§ **WHAT IS NEEDED**
Find every line below with the word "symbol" in it, and copy each one.

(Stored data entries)
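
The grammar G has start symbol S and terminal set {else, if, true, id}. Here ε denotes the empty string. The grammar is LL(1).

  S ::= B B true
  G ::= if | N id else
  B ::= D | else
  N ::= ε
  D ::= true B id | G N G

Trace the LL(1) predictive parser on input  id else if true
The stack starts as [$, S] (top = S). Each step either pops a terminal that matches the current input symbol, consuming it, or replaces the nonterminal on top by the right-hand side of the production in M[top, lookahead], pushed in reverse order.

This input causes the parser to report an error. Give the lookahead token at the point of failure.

      Stack                   Input              Action
   1  $ S                     id else if true $  expand S ::= B B true
   2  $ true B B              id else if true $  expand B ::= D
   3  $ true B D              id else if true $  expand D ::= G N G
   4  $ true B G N G          id else if true $  expand G ::= N id else
   5  $ true B G N else id N  id else if true $  expand N ::= ε
   6  $ true B G N else id    id else if true $  match id
   7  $ true B G N else       else if true $     match else
   8  $ true B G N            if true $          expand N ::= ε
   9  $ true B G              if true $          expand G ::= if
  10  $ true B if             if true $          match if
  11  $ true B                true $             expand B ::= D
  12  $ true D                true $             expand D ::= true B id
  13  $ true id B true        true $             match true
  14  $ true id B             $                  error: M[B, $] is empty

$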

§ **EXERCISE SOLUTION**
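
The grammar G has start symbol S and terminal set {else, if, true, id}. Here ε denotes the empty string. The grammar is LL(1).
The stack starts as [$, S] (top = S). Each step either pops a terminal that matches the current input symbol, consuming it, or replaces the nonterminal on top by the right-hand side of the production in M[top, lookahead], pushed in reverse order.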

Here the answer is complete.